- Opening Delimiter -

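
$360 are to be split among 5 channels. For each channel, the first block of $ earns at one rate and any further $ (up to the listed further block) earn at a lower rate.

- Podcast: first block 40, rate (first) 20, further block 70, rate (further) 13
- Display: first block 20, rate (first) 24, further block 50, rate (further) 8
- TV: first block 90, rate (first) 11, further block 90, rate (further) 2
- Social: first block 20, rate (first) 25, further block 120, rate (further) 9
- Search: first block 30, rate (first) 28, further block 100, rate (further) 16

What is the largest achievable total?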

- Closing Delimiter -

## PROBLEM DETAILS
No lines before the one containing "- TV: first" belong in the answer; write out that line and each one after it exactly, through the end of the records.

## TASK RESULT
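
- TV: first block 90, rate (first) 11, further block 90, rate (further) 2
- Social: first block 20, rate (first) 25, further block 120, rate (further) 9
- Search: first block 30, rate (first) 28, further block 100, rate (further) 16

What is the largest achievable total?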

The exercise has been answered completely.